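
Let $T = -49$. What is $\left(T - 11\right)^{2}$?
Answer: $3600$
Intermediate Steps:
$\left(T - 11\right)^{2} = \left(-49 - 11\right)^{2} = \left(-60\right)^{2} = 3600$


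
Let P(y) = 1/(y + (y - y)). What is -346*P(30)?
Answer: -173/15 ≈ -11.533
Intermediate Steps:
P(y) = 1/y (P(y) = 1/(y + 0) = 1/y)
-346*P(30) = -346/30 = -346*1/30 = -173/15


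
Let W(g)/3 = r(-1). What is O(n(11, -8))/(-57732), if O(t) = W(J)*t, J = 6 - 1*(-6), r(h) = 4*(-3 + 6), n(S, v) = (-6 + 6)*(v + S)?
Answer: 0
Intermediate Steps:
n(S, v) = 0 (n(S, v) = 0*(S + v) = 0)
r(h) = 12 (r(h) = 4*3 = 12)
J = 12 (J = 6 + 6 = 12)
W(g) = 36 (W(g) = 3*12 = 36)
O(t) = 36*t
O(n(11, -8))/(-57732) = (36*0)/(-57732) = 0*(-1/57732) = 0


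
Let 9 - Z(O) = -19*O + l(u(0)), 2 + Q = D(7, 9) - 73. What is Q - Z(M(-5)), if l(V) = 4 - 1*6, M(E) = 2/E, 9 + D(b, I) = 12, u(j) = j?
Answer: -377/5 ≈ -75.400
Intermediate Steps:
D(b, I) = 3 (D(b, I) = -9 + 12 = 3)
Q = -72 (Q = -2 + (3 - 73) = -2 - 70 = -72)
l(V) = -2 (l(V) = 4 - 6 = -2)
Z(O) = 11 + 19*O (Z(O) = 9 - (-19*O - 2) = 9 - (-2 - 19*O) = 9 + (2 + 19*O) = 11 + 19*O)
Q - Z(M(-5)) = -72 - (11 + 19*(2/(-5))) = -72 - (11 + 19*(2*(-⅕))) = -72 - (11 + 19*(-⅖)) = -72 - (11 - 38/5) = -72 - 1*17/5 = -72 - 17/5 = -377/5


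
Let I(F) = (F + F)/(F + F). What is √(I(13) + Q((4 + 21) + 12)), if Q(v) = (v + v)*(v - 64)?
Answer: I*√1997 ≈ 44.688*I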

### PROBLEM DESCRIPTION:
Quote, word for word, every line starting at the one that contains "Answer: -173/15 ≈ -11.533" and ending with the final line of the entries.

### ANSWER SPACE:
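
Answer: -173/15 ≈ -11.533
Intermediate Steps:
P(y) = 1/y (P(y) = 1/(y + 0) = 1/y)
-346*P(30) = -346/30 = -346*1/30 = -173/15


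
Let W(g)/3 = r(-1). What is O(n(11, -8))/(-57732), if O(t) = W(J)*t, J = 6 - 1*(-6), r(h) = 4*(-3 + 6), n(S, v) = (-6 + 6)*(v + S)?
Answer: 0
Intermediate Steps:
n(S, v) = 0 (n(S, v) = 0*(S + v) = 0)
r(h) = 12 (r(h) = 4*3 = 12)
J = 12 (J = 6 + 6 = 12)
W(g) = 36 (W(g) = 3*12 = 36)
O(t) = 36*t
O(n(11, -8))/(-57732) = (36*0)/(-57732) = 0*(-1/57732) = 0


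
Let 9 - Z(O) = -19*O + l(u(0)), 2 + Q = D(7, 9) - 73. What is Q - Z(M(-5)), if l(V) = 4 - 1*6, M(E) = 2/E, 9 + D(b, I) = 12, u(j) = j?
Answer: -377/5 ≈ -75.400
Intermediate Steps:
D(b, I) = 3 (D(b, I) = -9 + 12 = 3)
Q = -72 (Q = -2 + (3 - 73) = -2 - 70 = -72)
l(V) = -2 (l(V) = 4 - 6 = -2)
Z(O) = 11 + 19*O (Z(O) = 9 - (-19*O - 2) = 9 - (-2 - 19*O) = 9 + (2 + 19*O) = 11 + 19*O)
Q - Z(M(-5)) = -72 - (11 + 19*(2/(-5))) = -72 - (11 + 19*(2*(-⅕))) = -72 - (11 + 19*(-⅖)) = -72 - (11 - 38/5) = -72 - 1*17/5 = -72 - 17/5 = -377/5


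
Let I(F) = (F + F)/(F + F). What is √(I(13) + Q((4 + 21) + 12)), if Q(v) = (v + v)*(v - 64)?
Answer: I*√1997 ≈ 44.688*I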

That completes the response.